● EXERCISE BRIEF
Transcribe, without alteration, the line that includes "Let f(t) = Σ" and each line after it until the records end, omitting all that precede it.

DATA UNDER STUDY Block Start

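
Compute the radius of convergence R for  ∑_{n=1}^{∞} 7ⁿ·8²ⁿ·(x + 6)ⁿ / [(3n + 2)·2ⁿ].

The ratio of consecutive coefficients is [(3n + 2)/(3(n+1) + 2)] · 7·64/2 → 224.
Thus R = 1/(224) = 1/224.

R = 1/224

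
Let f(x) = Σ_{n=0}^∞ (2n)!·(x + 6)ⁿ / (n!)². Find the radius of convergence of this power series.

Apply the ratio test: |a_{n+1}| / |a_n| = (2n+1)·(2n+2)/(n+1)², which tends to 4 as n → ∞.
Thus R = 1/(4) = 1/4.

R = 1/4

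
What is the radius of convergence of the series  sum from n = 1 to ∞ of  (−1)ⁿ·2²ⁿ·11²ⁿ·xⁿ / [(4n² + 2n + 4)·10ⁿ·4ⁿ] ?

The ratio of consecutive coefficients is [(4n² + 2n + 4)/(4(n+1)² + 2(n+1) + 4)] · 4·121/(10·4) → 121/10.
Hence the series converges for |x| < 1/(121/10) = 10/121, so the radius of convergence is 10/121.

R = 10/121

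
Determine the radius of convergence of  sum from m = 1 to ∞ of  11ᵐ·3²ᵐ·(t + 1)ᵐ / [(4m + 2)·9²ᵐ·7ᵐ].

R = 63/11

Ratio test: |a_{m+1}/a_m| = [(4m + 2)/(4(m+1) + 2)] · 11·9/(81·7) → 11/63 as m → ∞.
The series converges when 11/63 · |t + 1| < 1, giving R = 63/11.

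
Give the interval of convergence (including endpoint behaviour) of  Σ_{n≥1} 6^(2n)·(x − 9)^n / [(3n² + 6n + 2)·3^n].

[107/12, 109/12]

By the ratio test, |a_{n+1}/a_n| = [(3n² + 6n + 2)/(3(n+1)² + 6(n+1) + 2)] · 36/3 → 12.
Convergence for |x − 9| · 12 < 1, i.e. |x − 9| < 1/12. So R = 1/12.
Endpoint x = 109/12: the terms are on the order of 1/n², so the series converges absolutely by comparison with the p-series (p = 2 > 1).
At x = 107/12: the series is dominated by a constant times Σ 1/n², which converges (p = 2 > 1).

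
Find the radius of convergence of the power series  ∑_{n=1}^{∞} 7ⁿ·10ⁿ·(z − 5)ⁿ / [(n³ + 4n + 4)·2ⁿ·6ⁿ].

Apply the ratio test: |a_{n+1}| / |a_n| = [(n³ + 4n + 4)/((n+1)³ + 4(n+1) + 4)] · 7·10/(2·6), which tends to 35/6 as n → ∞.
The series converges when 35/6 · |z − 5| < 1, giving R = 6/35.

R = 6/35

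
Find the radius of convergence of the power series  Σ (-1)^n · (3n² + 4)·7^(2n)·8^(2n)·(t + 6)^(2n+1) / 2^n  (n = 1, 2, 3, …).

Apply the ratio test: |a_{n+1}| / |a_n| = [(3(n+1)² + 4)/(3n² + 4)] · 49·64/2, which tends to 1568 as n → ∞.
Successive powers of (t + 6) differ by 2, so the series converges when |t + 6|² · 1568 < 1, i.e. |t + 6| < √(1/1568). So R = √2/56.

R = √2/56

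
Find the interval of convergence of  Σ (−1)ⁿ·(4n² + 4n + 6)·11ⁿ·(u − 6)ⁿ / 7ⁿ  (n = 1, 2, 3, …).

(59/11, 73/11)

The ratio of consecutive coefficients is [(4(n+1)² + 4(n+1) + 6)/(4n² + 4n + 6)] · 11/7 → 11/7.
Hence the series converges for |u − 6| < 1/(11/7) = 7/11, so the radius of convergence is 7/11.
Endpoint u = 73/11: the terms have absolute value of order n², which does not tend to 0, so the series diverges by the divergence test.
At u = 59/11: the n-th term does not approach 0; divergence by the term test.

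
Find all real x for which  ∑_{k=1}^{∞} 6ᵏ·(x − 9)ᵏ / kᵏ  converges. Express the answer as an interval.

(−∞, ∞)

Root test: |a_k|^(1/k) = 6/k → 0.
Since the k-th root of |a_k| tends to 0, the series converges for all real x; R = ∞.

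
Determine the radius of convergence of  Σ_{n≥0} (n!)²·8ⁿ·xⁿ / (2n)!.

Apply the ratio test: |a_{n+1}| / |a_n| = (n+1)²/[(2n+1)·(2n+2)] · 8, which tends to 2 as n → ∞.
Convergence for |x| · 2 < 1, i.e. |x| < 1/2. So R = 1/2.

R = 1/2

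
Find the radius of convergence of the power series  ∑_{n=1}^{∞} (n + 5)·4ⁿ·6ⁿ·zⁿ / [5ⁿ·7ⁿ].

Ratio test: |a_{n+1}/a_n| = [((n+1) + 5)/(n + 5)] · 4·6/(5·7) → 24/35 as n → ∞.
Hence the series converges for |z| < 1/(24/35) = 35/24, so the radius of convergence is 35/24.

R = 35/24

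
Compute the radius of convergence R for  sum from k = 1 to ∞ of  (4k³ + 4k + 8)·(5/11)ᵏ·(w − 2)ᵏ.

R = 11/5

The ratio of consecutive coefficients is [(4(k+1)³ + 4(k+1) + 8)/(4k³ + 4k + 8)] · 5/11 → 5/11.
Thus R = 1/(5/11) = 11/5.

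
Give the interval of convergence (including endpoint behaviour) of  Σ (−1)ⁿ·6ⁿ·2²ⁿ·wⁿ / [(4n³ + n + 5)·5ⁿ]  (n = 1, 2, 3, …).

Apply the ratio test: |a_{n+1}| / |a_n| = [(4n³ + n + 5)/(4(n+1)³ + (n+1) + 5)] · 6·4/5, which tends to 24/5 as n → ∞.
Convergence for |w| · 24/5 < 1, i.e. |w| < 5/24. So R = 5/24.
Endpoint w = 5/24: the terms are on the order of 1/n³, so the series converges absolutely by comparison with the p-series (p = 3 > 1).
Endpoint w = -5/24: the series is dominated by a constant times Σ 1/n³, which converges (p = 3 > 1).

[-5/24, 5/24]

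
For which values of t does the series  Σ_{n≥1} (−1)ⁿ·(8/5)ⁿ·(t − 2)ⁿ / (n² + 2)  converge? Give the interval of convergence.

[11/8, 21/8]

The ratio of consecutive coefficients is [(n² + 2)/((n+1)² + 2)] · 8/5 → 8/5.
Convergence for |t − 2| · 8/5 < 1, i.e. |t − 2| < 5/8. So R = 5/8.
When t = 21/8, absolute convergence follows by limit comparison with Σ 1/n².
When t = 11/8, the terms are on the order of 1/n², so the series converges absolutely by comparison with the p-series (p = 2 > 1).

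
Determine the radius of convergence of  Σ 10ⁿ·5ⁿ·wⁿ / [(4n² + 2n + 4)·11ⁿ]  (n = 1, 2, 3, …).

Ratio test: |a_{n+1}/a_n| = [(4n² + 2n + 4)/(4(n+1)² + 2(n+1) + 4)] · 10·5/11 → 50/11 as n → ∞.
The series converges when 50/11 · |w| < 1, giving R = 11/50.

R = 11/50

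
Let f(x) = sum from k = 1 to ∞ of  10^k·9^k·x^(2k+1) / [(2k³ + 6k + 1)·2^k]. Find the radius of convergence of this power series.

R = √5/15

The ratio of consecutive coefficients is [(2k³ + 6k + 1)/(2(k+1)³ + 6(k+1) + 1)] · 10·9/2 → 45.
Writing y = x², the series in y has radius 1/45, so |x| < √(1/45) and R = √5/15.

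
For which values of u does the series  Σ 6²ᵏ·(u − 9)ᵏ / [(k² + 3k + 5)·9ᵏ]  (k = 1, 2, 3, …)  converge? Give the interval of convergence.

[35/4, 37/4]

The ratio of consecutive coefficients is [(k² + 3k + 5)/((k+1)² + 3(k+1) + 5)] · 36/9 → 4.
Hence the series converges for |u − 9| < 1/(4) = 1/4, so the radius of convergence is 1/4.
Endpoint u = 37/4: the series is dominated by a constant times Σ 1/k², which converges (p = 2 > 1).
At u = 35/4: the terms are on the order of 1/k², so the series converges absolutely by comparison with the p-series (p = 2 > 1).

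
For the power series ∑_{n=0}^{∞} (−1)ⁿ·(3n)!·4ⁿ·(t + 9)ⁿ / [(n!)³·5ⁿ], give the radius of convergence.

R = 5/108

By the ratio test, |a_{n+1}/a_n| = (3n+1)·(3n+2)·(3n+3)/(n+1)³ · 4/5 → 108/5.
Convergence for |t + 9| · 108/5 < 1, i.e. |t + 9| < 5/108. So R = 5/108.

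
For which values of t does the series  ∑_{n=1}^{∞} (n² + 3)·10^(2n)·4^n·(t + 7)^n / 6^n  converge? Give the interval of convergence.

The ratio of consecutive coefficients is [((n+1)² + 3)/(n² + 3)] · 100·4/6 → 200/3.
The series converges when 200/3 · |t + 7| < 1, giving R = 3/200.
When t = -1397/200, the n-th term does not approach 0; divergence by the term test.
Endpoint t = -1403/200: the n-th term does not approach 0; divergence by the term test.

(-1403/200, -1397/200)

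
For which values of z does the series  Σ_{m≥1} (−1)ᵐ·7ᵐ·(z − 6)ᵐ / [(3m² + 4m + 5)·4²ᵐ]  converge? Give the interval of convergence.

The ratio of consecutive coefficients is [(3m² + 4m + 5)/(3(m+1)² + 4(m+1) + 5)] · 7/16 → 7/16.
Thus R = 1/(7/16) = 16/7.
When z = 58/7, the terms are on the order of 1/m², so the series converges absolutely by comparison with the p-series (p = 2 > 1).
Check z = 26/7: absolute convergence follows by limit comparison with Σ 1/m².

[26/7, 58/7]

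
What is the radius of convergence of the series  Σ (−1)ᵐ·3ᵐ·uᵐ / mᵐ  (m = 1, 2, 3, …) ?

R = ∞

Applying the root test, |a_m|^(1/m) = 3/m → 0.
The limit is 0 for every u, so R = ∞.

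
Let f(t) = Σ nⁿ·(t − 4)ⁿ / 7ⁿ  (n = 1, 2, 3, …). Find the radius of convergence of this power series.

By the Cauchy root test, |a_n|^(1/n) = n/7 → ∞.
Since the n-th root of |a_n| is unbounded, the series converges only at t = 4; R = 0.

R = 0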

DATA UNDER STUDY Block End

● RESPONSE BOX
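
Let f(t) = Σ nⁿ·(t − 4)ⁿ / 7ⁿ  (n = 1, 2, 3, …). Find the radius of convergence of this power series.

By the Cauchy root test, |a_n|^(1/n) = n/7 → ∞.
Since the n-th root of |a_n| is unbounded, the series converges only at t = 4; R = 0.

R = 0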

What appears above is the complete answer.